## Activity
Take the line that contains "-1233a-3039b = 0;" and each line after it in the material below, and transcribe them exactly, stopping at the end.

## Information given
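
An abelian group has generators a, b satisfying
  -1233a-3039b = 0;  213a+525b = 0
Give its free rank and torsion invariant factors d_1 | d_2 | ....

rank_ℚ(R)=2; free=2−2=0
SNF(R) diag = [3, 6] → torsion [3, 6]

Answer: M ≅ ℤ/3 ⊕ ℤ/6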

## Answer box
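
  -1233a-3039b = 0;  213a+525b = 0
Give its free rank and torsion invariant factors d_1 | d_2 | ....

rank_ℚ(R)=2; free=2−2=0
SNF(R) diag = [3, 6] → torsion [3, 6]

Answer: M ≅ ℤ/3 ⊕ ℤ/6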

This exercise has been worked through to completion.